* _What is required_: The whole of the data, every line, should come back exactly the same.

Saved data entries
#####
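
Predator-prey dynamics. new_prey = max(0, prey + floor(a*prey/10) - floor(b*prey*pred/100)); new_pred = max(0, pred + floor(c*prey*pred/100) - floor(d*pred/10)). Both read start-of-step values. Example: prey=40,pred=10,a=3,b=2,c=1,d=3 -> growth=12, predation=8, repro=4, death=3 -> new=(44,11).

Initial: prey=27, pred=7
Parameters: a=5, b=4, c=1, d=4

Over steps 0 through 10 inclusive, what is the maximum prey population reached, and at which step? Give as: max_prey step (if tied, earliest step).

Answer: 133 7

Derivation:
Step 1: prey: 27+13-7=33; pred: 7+1-2=6
Step 2: prey: 33+16-7=42; pred: 6+1-2=5
Step 3: prey: 42+21-8=55; pred: 5+2-2=5
Step 4: prey: 55+27-11=71; pred: 5+2-2=5
Step 5: prey: 71+35-14=92; pred: 5+3-2=6
Step 6: prey: 92+46-22=116; pred: 6+5-2=9
Step 7: prey: 116+58-41=133; pred: 9+10-3=16
Step 8: prey: 133+66-85=114; pred: 16+21-6=31
Step 9: prey: 114+57-141=30; pred: 31+35-12=54
Step 10: prey: 30+15-64=0; pred: 54+16-21=49
Max prey = 133 at step 7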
#####
* _Task response_:
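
Predator-prey dynamics. new_prey = max(0, prey + floor(a*prey/10) - floor(b*prey*pred/100)); new_pred = max(0, pred + floor(c*prey*pred/100) - floor(d*pred/10)). Both read start-of-step values. Example: prey=40,pred=10,a=3,b=2,c=1,d=3 -> growth=12, predation=8, repro=4, death=3 -> new=(44,11).

Initial: prey=27, pred=7
Parameters: a=5, b=4, c=1, d=4

Over steps 0 through 10 inclusive, what is the maximum prey population reached, and at which step? Give as: max_prey step (if tied, earliest step).

Answer: 133 7

Derivation:
Step 1: prey: 27+13-7=33; pred: 7+1-2=6
Step 2: prey: 33+16-7=42; pred: 6+1-2=5
Step 3: prey: 42+21-8=55; pred: 5+2-2=5
Step 4: prey: 55+27-11=71; pred: 5+2-2=5
Step 5: prey: 71+35-14=92; pred: 5+3-2=6
Step 6: prey: 92+46-22=116; pred: 6+5-2=9
Step 7: prey: 116+58-41=133; pred: 9+10-3=16
Step 8: prey: 133+66-85=114; pred: 16+21-6=31
Step 9: prey: 114+57-141=30; pred: 31+35-12=54
Step 10: prey: 30+15-64=0; pred: 54+16-21=49
Max prey = 133 at step 7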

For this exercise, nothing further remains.